### What needs to be done
In the records below, the lines from the one with "difference: output[0]=input[0]; output[i]=input[i]-input[i-1]" through the last are to be printed exactly, and nothing else.

── Data ──

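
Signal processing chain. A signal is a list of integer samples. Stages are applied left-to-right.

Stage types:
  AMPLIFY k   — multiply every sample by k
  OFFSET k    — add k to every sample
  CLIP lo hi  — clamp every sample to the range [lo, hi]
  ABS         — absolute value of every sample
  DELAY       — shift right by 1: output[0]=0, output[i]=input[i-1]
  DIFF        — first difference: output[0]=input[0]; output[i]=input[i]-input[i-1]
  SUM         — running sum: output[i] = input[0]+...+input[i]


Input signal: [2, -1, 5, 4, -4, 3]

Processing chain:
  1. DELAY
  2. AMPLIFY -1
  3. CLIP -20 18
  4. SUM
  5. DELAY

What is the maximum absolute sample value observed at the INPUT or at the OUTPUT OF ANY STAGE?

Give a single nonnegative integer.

Input: [2, -1, 5, 4, -4, 3] (max |s|=5)
Stage 1 (DELAY): [0, 2, -1, 5, 4, -4] = [0, 2, -1, 5, 4, -4] -> [0, 2, -1, 5, 4, -4] (max |s|=5)
Stage 2 (AMPLIFY -1): 0*-1=0, 2*-1=-2, -1*-1=1, 5*-1=-5, 4*-1=-4, -4*-1=4 -> [0, -2, 1, -5, -4, 4] (max |s|=5)
Stage 3 (CLIP -20 18): clip(0,-20,18)=0, clip(-2,-20,18)=-2, clip(1,-20,18)=1, clip(-5,-20,18)=-5, clip(-4,-20,18)=-4, clip(4,-20,18)=4 -> [0, -2, 1, -5, -4, 4] (max |s|=5)
Stage 4 (SUM): sum[0..0]=0, sum[0..1]=-2, sum[0..2]=-1, sum[0..3]=-6, sum[0..4]=-10, sum[0..5]=-6 -> [0, -2, -1, -6, -10, -6] (max |s|=10)
Stage 5 (DELAY): [0, 0, -2, -1, -6, -10] = [0, 0, -2, -1, -6, -10] -> [0, 0, -2, -1, -6, -10] (max |s|=10)
Overall max amplitude: 10

Answer: 10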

───

### Solution for this problem
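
  DIFF        — first difference: output[0]=input[0]; output[i]=input[i]-input[i-1]
  SUM         — running sum: output[i] = input[0]+...+input[i]


Input signal: [2, -1, 5, 4, -4, 3]

Processing chain:
  1. DELAY
  2. AMPLIFY -1
  3. CLIP -20 18
  4. SUM
  5. DELAY

What is the maximum absolute sample value observed at the INPUT or at the OUTPUT OF ANY STAGE?

Give a single nonnegative integer.

Input: [2, -1, 5, 4, -4, 3] (max |s|=5)
Stage 1 (DELAY): [0, 2, -1, 5, 4, -4] = [0, 2, -1, 5, 4, -4] -> [0, 2, -1, 5, 4, -4] (max |s|=5)
Stage 2 (AMPLIFY -1): 0*-1=0, 2*-1=-2, -1*-1=1, 5*-1=-5, 4*-1=-4, -4*-1=4 -> [0, -2, 1, -5, -4, 4] (max |s|=5)
Stage 3 (CLIP -20 18): clip(0,-20,18)=0, clip(-2,-20,18)=-2, clip(1,-20,18)=1, clip(-5,-20,18)=-5, clip(-4,-20,18)=-4, clip(4,-20,18)=4 -> [0, -2, 1, -5, -4, 4] (max |s|=5)
Stage 4 (SUM): sum[0..0]=0, sum[0..1]=-2, sum[0..2]=-1, sum[0..3]=-6, sum[0..4]=-10, sum[0..5]=-6 -> [0, -2, -1, -6, -10, -6] (max |s|=10)
Stage 5 (DELAY): [0, 0, -2, -1, -6, -10] = [0, 0, -2, -1, -6, -10] -> [0, 0, -2, -1, -6, -10] (max |s|=10)
Overall max amplitude: 10

Answer: 10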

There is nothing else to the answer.